ASSIGNMENT -> For the material below, output exactly the span from the line with "Let G = (-232" to the line with "Let x(d) = 1/c.", including both, and nothing besides.

PROVIDED DATA ->

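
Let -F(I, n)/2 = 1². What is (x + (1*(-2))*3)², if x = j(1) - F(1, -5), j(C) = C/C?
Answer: 9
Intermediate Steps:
F(I, n) = -2 (F(I, n) = -2*1² = -2*1 = -2)
j(C) = 1
x = 3 (x = 1 - 1*(-2) = 1 + 2 = 3)
(x + (1*(-2))*3)² = (3 + (1*(-2))*3)² = (3 - 2*3)² = (3 - 6)² = (-3)² = 9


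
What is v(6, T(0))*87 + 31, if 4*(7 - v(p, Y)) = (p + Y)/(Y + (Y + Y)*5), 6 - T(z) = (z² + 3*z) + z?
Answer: 13993/22 ≈ 636.04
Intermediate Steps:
T(z) = 6 - z² - 4*z (T(z) = 6 - ((z² + 3*z) + z) = 6 - (z² + 4*z) = 6 + (-z² - 4*z) = 6 - z² - 4*z)
v(p, Y) = 7 - (Y + p)/(44*Y) (v(p, Y) = 7 - (p + Y)/(4*(Y + (Y + Y)*5)) = 7 - (Y + p)/(4*(Y + (2*Y)*5)) = 7 - (Y + p)/(4*(Y + 10*Y)) = 7 - (Y + p)/(4*(11*Y)) = 7 - (Y + p)*1/(11*Y)/4 = 7 - (Y + p)/(44*Y))
v(6, T(0))*87 + 31 = ((-1*6 + 307*(6 - 1*0² - 4*0))/(44*(6 - 1*0² - 4*0)))*87 + 31 = ((-6 + 307*(6 - 1*0 + 0))/(44*(6 - 1*0 + 0)))*87 + 31 = ((-6 + 307*(6 + 0 + 0))/(44*(6 + 0 + 0)))*87 + 31 = ((1/44)*(-6 + 307*6)/6)*87 + 31 = ((1/44)*(⅙)*(-6 + 1842))*87 + 31 = ((1/44)*(⅙)*1836)*87 + 31 = (153/22)*87 + 31 = 13311/22 + 31 = 13993/22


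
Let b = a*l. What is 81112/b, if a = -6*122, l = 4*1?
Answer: -10139/366 ≈ -27.702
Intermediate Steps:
l = 4
a = -732
b = -2928 (b = -732*4 = -2928)
81112/b = 81112/(-2928) = 81112*(-1/2928) = -10139/366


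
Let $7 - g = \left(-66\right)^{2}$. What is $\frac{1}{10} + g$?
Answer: $- \frac{43489}{10} \approx -4348.9$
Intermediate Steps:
$g = -4349$ ($g = 7 - \left(-66\right)^{2} = 7 - 4356 = -4349$)
$\frac{1}{10} + g = \frac{1}{10} - 4349 = - \frac{43489}{10}$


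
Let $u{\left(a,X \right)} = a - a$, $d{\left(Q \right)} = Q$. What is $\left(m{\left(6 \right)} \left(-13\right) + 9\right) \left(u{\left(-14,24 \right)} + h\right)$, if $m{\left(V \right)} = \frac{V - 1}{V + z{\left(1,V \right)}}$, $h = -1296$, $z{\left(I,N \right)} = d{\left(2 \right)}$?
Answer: $-1134$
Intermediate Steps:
$z{\left(I,N \right)} = 2$
$m{\left(V \right)} = \frac{-1 + V}{2 + V}$ ($m{\left(V \right)} = \frac{V - 1}{V + 2} = \frac{-1 + V}{2 + V}$)
$u{\left(a,X \right)} = 0$
$\left(m{\left(6 \right)} \left(-13\right) + 9\right) \left(u{\left(-14,24 \right)} + h\right) = \left(\frac{-1 + 6}{2 + 6} \left(-13\right) + 9\right) \left(0 - 1296\right) = \left(\frac{1}{8} \cdot 5 \left(-13\right) + 9\right) \left(-1296\right) = \left(\frac{5}{8} \left(-13\right) + 9\right) \left(-1296\right) = \left(- \frac{65}{8} + 9\right) \left(-1296\right) = \frac{7}{8} \left(-1296\right) = -1134$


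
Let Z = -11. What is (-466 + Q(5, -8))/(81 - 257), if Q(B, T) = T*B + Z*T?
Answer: 19/8 ≈ 2.3750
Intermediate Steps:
Q(B, T) = -11*T + B*T (Q(B, T) = T*B - 11*T = B*T - 11*T = -11*T + B*T)
(-466 + Q(5, -8))/(81 - 257) = (-466 - 8*(-11 + 5))/(81 - 257) = (-466 - 8*(-6))/(-176) = (-466 + 48)*(-1/176) = -418*(-1/176) = 19/8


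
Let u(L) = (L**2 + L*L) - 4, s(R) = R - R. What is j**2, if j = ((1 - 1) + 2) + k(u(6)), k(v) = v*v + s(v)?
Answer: 21399876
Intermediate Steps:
s(R) = 0
u(L) = -4 + 2*L**2 (u(L) = (L**2 + L**2) - 4 = 2*L**2 - 4 = -4 + 2*L**2)
k(v) = v**2 (k(v) = v*v + 0 = v**2 + 0 = v**2)
j = 4626 (j = ((1 - 1) + 2) + (-4 + 2*6**2)**2 = (0 + 2) + (-4 + 2*36)**2 = 2 + (-4 + 72)**2 = 2 + 68**2 = 2 + 4624 = 4626)
j**2 = 4626**2 = 21399876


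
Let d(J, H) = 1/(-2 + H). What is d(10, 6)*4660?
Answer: 1165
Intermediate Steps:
d(10, 6)*4660 = 4660/(-2 + 6) = 4660/4 = (1/4)*4660 = 1165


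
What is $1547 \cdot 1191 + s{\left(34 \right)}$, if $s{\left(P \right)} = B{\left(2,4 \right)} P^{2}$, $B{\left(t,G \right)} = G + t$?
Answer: $1849413$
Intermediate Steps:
$s{\left(P \right)} = 6 P^{2}$ ($s{\left(P \right)} = \left(4 + 2\right) P^{2} = 6 P^{2}$)
$1547 \cdot 1191 + s{\left(34 \right)} = 1547 \cdot 1191 + 6 \cdot 34^{2} = 1842477 + 6 \cdot 1156 = 1842477 + 6936 = 1849413$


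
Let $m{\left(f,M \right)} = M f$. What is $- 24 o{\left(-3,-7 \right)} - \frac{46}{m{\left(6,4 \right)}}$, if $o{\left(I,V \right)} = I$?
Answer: $\frac{841}{12} \approx 70.083$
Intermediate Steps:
$- 24 o{\left(-3,-7 \right)} - \frac{46}{m{\left(6,4 \right)}} = \left(-24\right) \left(-3\right) - \frac{46}{4 \cdot 6} = 72 - \frac{46}{24} = 72 - \frac{23}{12} = \frac{841}{12}$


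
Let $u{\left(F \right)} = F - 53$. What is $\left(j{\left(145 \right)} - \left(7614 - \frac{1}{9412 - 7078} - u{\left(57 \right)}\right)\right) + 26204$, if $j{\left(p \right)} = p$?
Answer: $\frac{43736827}{2334} \approx 18739.0$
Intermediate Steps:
$u{\left(F \right)} = -53 + F$
$\left(j{\left(145 \right)} - \left(7614 - \frac{1}{9412 - 7078} - u{\left(57 \right)}\right)\right) + 26204 = \left(145 + \left(\left(-7614 + \frac{1}{9412 - 7078}\right) + \left(-53 + 57\right)\right)\right) + 26204 = \left(145 + \left(\left(-7614 + \frac{1}{2334}\right) + 4\right)\right) + 26204 = \left(145 + \left(- \frac{17771075}{2334} + 4\right)\right) + 26204 = \left(145 - \frac{17761739}{2334}\right) + 26204 = - \frac{17423309}{2334} + 26204 = \frac{43736827}{2334}$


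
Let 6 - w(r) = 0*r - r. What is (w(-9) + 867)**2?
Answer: 746496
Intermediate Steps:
w(r) = 6 + r (w(r) = 6 - (0*r - r) = 6 - (0 - r) = 6 - (-1)*r = 6 + r)
(w(-9) + 867)**2 = ((6 - 9) + 867)**2 = (-3 + 867)**2 = 864**2 = 746496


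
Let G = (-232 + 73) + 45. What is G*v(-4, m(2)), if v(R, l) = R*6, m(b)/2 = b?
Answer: 2736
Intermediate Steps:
m(b) = 2*b
v(R, l) = 6*R
G = -114 (G = -159 + 45 = -114)
G*v(-4, m(2)) = -684*(-4) = -114*(-24) = 2736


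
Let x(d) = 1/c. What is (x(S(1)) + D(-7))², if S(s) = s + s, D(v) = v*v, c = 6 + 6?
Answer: 346921/144 ≈ 2409.2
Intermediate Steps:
c = 12
D(v) = v²
S(s) = 2*s
x(d) = 1/12
(x(S(1)) + D(-7))² = (1/12 + (-7)²)² = (1/12 + 49)² = (589/12)² = 346921/144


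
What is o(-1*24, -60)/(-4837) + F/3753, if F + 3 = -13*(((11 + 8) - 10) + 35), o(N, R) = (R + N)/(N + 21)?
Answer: -412337/2593323 ≈ -0.15900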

PROBLEM SOLUTION ->
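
Let G = (-232 + 73) + 45. What is G*v(-4, m(2)), if v(R, l) = R*6, m(b)/2 = b?
Answer: 2736
Intermediate Steps:
m(b) = 2*b
v(R, l) = 6*R
G = -114 (G = -159 + 45 = -114)
G*v(-4, m(2)) = -684*(-4) = -114*(-24) = 2736


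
Let x(d) = 1/c. What is (x(S(1)) + D(-7))², if S(s) = s + s, D(v) = v*v, c = 6 + 6?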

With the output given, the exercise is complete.